Look through the data that follows and copy each line with the string "single".

Entries provided:
========
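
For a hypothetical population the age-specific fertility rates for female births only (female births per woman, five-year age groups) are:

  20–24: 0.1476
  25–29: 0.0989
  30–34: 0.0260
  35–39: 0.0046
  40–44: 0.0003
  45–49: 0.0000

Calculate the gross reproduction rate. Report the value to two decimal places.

Sum of female ASFRs = 0.1476 + 0.0989 + 0.0260 + 0.0046 + 0.0003 + 0.0000 = 0.2774
GRR = 5 × 0.2774 = 1.387

1.39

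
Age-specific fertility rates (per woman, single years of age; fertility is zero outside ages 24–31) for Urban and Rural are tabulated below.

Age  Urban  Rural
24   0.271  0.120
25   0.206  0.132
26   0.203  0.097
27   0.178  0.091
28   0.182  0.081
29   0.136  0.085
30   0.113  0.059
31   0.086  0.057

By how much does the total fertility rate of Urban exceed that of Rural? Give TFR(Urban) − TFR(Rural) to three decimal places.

0.653

Urban:
  Sum of ASFRs = 0.271 + 0.206 + 0.203 + 0.178 + 0.182 + 0.136 + 0.113 + 0.086 = 1.375
  TFR = 1.375
Rural:
  Sum of ASFRs = 0.120 + 0.132 + 0.097 + 0.091 + 0.081 + 0.085 + 0.059 + 0.057 = 0.722
  TFR = 0.722
Difference = 1.375 − 0.722 = 0.653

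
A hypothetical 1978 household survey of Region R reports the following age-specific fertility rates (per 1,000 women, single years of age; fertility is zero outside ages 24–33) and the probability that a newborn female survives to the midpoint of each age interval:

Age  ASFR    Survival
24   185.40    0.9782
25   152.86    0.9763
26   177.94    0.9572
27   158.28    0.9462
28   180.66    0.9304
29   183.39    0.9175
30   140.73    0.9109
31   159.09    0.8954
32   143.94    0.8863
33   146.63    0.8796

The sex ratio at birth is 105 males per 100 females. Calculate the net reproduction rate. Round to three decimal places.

Proportion female at birth = 100 / (100 + 105) = 0.48780.
Survival-weighted fertility by age (1·fₓ·Sₓ):
  24: 1 × 185.40/1000 × 0.9782 = 0.18136
  25: 1 × 152.86/1000 × 0.9763 = 0.14924
  26: 1 × 177.94/1000 × 0.9572 = 0.17032
  27: 1 × 158.28/1000 × 0.9462 = 0.14976
  28: 1 × 180.66/1000 × 0.9304 = 0.16809
  29: 1 × 183.39/1000 × 0.9175 = 0.16826
  30: 1 × 140.73/1000 × 0.9109 = 0.12819
  31: 1 × 159.09/1000 × 0.8954 = 0.14245
  32: 1 × 143.94/1000 × 0.8863 = 0.12757
  33: 1 × 146.63/1000 × 0.8796 = 0.12898
Sum = 1.51422
NRR = 0.48780 × 1.51422 = 0.73864

0.739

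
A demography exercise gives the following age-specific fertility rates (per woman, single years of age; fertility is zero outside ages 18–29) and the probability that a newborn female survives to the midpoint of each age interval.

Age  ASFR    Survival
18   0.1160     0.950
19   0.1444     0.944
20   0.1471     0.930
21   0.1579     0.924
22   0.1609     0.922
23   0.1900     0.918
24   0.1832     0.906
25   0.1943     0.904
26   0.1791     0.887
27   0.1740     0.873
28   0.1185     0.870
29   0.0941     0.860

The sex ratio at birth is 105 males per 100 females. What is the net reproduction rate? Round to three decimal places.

0.824

Proportion female at birth = 100 / (100 + 105) = 0.48780.
Per-age-group product (1 × ASFR × survival probability):
  18: 1 × 0.1160 × 0.950 = 0.11020
  19: 1 × 0.1444 × 0.944 = 0.13631
  20: 1 × 0.1471 × 0.930 = 0.13680
  21: 1 × 0.1579 × 0.924 = 0.14590
  22: 1 × 0.1609 × 0.922 = 0.14835
  23: 1 × 0.1900 × 0.918 = 0.17442
  24: 1 × 0.1832 × 0.906 = 0.16598
  25: 1 × 0.1943 × 0.904 = 0.17565
  26: 1 × 0.1791 × 0.887 = 0.15886
  27: 1 × 0.1740 × 0.873 = 0.15190
  28: 1 × 0.1185 × 0.870 = 0.10310
  29: 1 × 0.0941 × 0.860 = 0.08093
Sum = 1.68840
NRR = 0.48780 × 1.68840 = 0.82360
An NRR under 1 implies long-run decline under these rates.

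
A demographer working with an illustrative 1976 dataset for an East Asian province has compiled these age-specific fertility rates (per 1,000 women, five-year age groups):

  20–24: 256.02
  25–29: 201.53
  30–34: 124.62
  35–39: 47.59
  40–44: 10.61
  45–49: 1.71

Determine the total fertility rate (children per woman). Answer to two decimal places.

3.21

Sum of ASFRs = 256.02 + 201.53 + 124.62 + 47.59 + 10.61 + 1.71 = 642.08
TFR = 5 × 642.08 / 1000 = 3.2104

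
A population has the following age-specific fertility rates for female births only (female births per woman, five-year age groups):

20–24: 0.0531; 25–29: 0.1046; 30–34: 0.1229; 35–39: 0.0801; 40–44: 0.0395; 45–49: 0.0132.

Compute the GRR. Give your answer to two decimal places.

Sum of female ASFRs = 0.0531 + 0.1046 + 0.1229 + 0.0801 + 0.0395 + 0.0132 = 0.4134
GRR = 5 × 0.4134 = 2.067

2.07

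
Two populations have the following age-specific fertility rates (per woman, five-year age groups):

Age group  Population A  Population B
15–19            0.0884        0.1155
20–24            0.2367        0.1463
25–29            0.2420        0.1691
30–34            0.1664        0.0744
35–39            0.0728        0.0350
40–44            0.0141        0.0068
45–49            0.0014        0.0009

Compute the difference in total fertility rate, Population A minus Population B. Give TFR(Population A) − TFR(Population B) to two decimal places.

Population A:
  Sum of ASFRs = 0.0884 + 0.2367 + 0.2420 + 0.1664 + 0.0728 + 0.0141 + 0.0014 = 0.8218
  TFR = 5 × 0.8218 = 4.109
Population B:
  Sum of ASFRs = 0.1155 + 0.1463 + 0.1691 + 0.0744 + 0.0350 + 0.0068 + 0.0009 = 0.5480
  TFR = 5 × 0.5480 = 2.74
Difference = 4.109 − 2.74 = 1.369

1.37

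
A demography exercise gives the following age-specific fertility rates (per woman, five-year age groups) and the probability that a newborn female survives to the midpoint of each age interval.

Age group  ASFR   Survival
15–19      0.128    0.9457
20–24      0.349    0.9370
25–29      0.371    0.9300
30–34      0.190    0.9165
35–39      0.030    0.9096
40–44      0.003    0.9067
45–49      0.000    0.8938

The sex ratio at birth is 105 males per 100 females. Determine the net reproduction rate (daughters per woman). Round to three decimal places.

2.432

Proportion female at birth = 100 / (100 + 105) = 0.48780.
Survival-weighted fertility by age (5·fₓ·Sₓ):
  15–19: 5 × 0.128 × 0.9457 = 0.60525
  20–24: 5 × 0.349 × 0.9370 = 1.63507
  25–29: 5 × 0.371 × 0.9300 = 1.72515
  30–34: 5 × 0.190 × 0.9165 = 0.87068
  35–39: 5 × 0.030 × 0.9096 = 0.13644
  40–44: 5 × 0.003 × 0.9067 = 0.01360
  45–49: 5 × 0.000 × 0.8938 = 0.00000
Sum = 4.98619
NRR = 0.48780 × 4.98619 = 2.43226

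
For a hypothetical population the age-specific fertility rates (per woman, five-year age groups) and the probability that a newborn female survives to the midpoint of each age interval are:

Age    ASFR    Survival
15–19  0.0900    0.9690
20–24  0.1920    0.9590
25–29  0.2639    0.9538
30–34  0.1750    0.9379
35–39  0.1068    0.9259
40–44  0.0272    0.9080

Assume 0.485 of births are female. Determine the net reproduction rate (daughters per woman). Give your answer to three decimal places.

1.966

Proportion female at birth = 0.485.
Weighting each age-specific rate by interval width and survival:
  15–19: 5 × 0.0900 × 0.9690 = 0.43605
  20–24: 5 × 0.1920 × 0.9590 = 0.92064
  25–29: 5 × 0.2639 × 0.9538 = 1.25854
  30–34: 5 × 0.1750 × 0.9379 = 0.82066
  35–39: 5 × 0.1068 × 0.9259 = 0.49443
  40–44: 5 × 0.0272 × 0.9080 = 0.12349
Sum = 4.05381
NRR = 0.485 × 4.05381 = 1.96610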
========
Task response:
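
Age-specific fertility rates (per woman, single years of age; fertility is zero outside ages 24–31) for Urban and Rural are tabulated below.
A hypothetical 1978 household survey of Region R reports the following age-specific fertility rates (per 1,000 women, single years of age; fertility is zero outside ages 24–33) and the probability that a newborn female survives to the midpoint of each age interval:
A demography exercise gives the following age-specific fertility rates (per woman, single years of age; fertility is zero outside ages 18–29) and the probability that a newborn female survives to the midpoint of each age interval.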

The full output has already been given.